== TO DO ==
Repeat the lines below exactly as written, please, from the line with "Let D(T) = (2" to the line with "Answer: 60 + sqrt(7) ≈ 62.646", both lines included, and no others.

(Stored items)
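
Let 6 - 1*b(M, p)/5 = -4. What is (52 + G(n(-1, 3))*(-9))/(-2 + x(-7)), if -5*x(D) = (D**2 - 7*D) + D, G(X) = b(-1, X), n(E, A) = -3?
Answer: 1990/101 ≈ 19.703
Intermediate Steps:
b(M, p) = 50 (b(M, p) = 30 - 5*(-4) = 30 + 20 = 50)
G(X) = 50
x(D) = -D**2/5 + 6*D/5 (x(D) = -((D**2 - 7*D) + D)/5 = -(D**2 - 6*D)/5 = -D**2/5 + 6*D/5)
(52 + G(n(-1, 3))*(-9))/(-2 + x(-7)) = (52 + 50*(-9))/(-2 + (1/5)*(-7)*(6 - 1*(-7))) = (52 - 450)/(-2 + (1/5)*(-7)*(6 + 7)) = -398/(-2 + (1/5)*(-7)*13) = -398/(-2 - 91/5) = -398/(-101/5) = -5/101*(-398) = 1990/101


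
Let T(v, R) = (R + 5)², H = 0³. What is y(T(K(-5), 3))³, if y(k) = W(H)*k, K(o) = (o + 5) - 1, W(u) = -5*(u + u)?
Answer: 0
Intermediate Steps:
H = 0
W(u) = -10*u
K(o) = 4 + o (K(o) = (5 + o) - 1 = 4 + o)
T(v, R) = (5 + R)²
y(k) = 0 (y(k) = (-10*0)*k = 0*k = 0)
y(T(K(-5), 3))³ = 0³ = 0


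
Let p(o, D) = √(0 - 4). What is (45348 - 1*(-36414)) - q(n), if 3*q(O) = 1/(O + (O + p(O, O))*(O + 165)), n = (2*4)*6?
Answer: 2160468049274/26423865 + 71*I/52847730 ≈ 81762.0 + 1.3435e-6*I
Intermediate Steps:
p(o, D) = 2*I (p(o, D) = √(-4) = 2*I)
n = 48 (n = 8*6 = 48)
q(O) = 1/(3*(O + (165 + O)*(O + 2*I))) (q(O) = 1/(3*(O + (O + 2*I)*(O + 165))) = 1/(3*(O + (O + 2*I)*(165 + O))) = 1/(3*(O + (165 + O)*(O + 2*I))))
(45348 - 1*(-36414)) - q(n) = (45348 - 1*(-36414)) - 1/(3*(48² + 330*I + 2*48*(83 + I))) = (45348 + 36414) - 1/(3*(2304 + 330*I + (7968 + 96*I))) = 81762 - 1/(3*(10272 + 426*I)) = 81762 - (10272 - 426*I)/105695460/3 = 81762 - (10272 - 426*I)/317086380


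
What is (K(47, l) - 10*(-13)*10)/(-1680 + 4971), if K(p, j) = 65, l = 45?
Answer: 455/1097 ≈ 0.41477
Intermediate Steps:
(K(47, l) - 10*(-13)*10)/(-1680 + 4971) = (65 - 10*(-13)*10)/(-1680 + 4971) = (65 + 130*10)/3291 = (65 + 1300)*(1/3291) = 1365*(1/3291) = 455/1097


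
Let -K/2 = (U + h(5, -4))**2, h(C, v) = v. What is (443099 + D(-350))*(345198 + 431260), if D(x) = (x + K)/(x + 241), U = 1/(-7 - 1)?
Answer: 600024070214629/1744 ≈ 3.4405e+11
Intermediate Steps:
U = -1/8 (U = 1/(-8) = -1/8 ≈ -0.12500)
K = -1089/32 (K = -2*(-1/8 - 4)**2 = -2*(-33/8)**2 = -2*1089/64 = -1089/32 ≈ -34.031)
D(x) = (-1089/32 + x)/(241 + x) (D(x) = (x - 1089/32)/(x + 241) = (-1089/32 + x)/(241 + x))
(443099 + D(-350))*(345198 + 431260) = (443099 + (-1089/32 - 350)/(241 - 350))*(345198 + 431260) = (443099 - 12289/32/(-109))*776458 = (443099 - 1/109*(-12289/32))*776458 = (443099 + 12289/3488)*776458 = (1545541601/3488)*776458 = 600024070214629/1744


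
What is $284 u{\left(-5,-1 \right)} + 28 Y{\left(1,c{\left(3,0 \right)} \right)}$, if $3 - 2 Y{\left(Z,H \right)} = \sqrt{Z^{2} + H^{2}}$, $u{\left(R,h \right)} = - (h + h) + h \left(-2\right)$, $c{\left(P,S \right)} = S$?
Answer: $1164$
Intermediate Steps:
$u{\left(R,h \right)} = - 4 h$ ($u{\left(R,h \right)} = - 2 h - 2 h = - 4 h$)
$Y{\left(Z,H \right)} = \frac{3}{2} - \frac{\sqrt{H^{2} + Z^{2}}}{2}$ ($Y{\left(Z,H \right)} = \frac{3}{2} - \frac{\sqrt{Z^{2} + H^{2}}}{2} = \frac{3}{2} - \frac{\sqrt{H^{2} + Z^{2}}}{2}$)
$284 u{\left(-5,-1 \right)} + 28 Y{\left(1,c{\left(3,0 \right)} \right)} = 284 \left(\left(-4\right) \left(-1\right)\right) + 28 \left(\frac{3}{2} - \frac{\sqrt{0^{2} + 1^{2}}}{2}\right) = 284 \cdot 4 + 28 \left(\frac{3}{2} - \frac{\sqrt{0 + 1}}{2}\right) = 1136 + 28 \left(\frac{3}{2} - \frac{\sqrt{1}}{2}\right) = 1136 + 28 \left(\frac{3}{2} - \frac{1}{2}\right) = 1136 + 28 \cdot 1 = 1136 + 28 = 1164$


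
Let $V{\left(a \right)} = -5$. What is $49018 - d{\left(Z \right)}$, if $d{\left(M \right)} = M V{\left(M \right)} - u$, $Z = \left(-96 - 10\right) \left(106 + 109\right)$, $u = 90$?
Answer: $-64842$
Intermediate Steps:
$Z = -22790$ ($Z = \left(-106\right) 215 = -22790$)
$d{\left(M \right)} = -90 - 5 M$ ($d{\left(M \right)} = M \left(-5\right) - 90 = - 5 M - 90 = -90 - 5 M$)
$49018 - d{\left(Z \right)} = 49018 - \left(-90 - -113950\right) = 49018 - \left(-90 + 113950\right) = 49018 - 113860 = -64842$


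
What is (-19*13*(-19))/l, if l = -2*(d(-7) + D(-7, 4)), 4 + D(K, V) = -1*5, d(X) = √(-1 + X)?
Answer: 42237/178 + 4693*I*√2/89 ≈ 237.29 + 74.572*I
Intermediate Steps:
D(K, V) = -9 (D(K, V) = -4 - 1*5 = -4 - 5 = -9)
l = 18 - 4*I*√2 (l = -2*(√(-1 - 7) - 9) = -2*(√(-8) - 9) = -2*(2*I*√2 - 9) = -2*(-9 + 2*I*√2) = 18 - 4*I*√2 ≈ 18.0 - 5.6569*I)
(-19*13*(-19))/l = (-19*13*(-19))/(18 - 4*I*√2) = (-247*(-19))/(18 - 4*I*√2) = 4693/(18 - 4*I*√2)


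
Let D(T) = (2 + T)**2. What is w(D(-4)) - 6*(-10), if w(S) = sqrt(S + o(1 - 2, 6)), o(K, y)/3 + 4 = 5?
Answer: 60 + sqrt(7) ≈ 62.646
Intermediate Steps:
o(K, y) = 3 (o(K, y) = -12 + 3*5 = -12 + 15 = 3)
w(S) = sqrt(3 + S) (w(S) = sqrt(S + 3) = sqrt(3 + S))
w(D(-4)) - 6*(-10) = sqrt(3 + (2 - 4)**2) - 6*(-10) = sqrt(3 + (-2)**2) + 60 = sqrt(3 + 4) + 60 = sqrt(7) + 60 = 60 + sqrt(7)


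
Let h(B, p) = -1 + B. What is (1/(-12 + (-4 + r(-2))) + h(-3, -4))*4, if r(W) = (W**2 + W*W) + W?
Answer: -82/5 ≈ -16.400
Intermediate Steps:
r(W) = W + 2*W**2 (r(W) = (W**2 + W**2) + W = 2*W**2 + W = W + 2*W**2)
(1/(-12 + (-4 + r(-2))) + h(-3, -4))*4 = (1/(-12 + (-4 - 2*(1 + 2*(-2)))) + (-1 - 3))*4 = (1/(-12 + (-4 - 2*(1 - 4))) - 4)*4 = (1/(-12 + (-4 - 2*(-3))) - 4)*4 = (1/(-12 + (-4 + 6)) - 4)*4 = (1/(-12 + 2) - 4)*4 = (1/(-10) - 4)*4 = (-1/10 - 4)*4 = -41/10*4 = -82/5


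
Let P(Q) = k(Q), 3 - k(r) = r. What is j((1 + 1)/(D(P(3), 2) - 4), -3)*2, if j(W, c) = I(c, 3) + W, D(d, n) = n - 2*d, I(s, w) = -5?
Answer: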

== SOLUTION FOR THIS EXERCISE ==
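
Let D(T) = (2 + T)**2. What is w(D(-4)) - 6*(-10), if w(S) = sqrt(S + o(1 - 2, 6)), o(K, y)/3 + 4 = 5?
Answer: 60 + sqrt(7) ≈ 62.646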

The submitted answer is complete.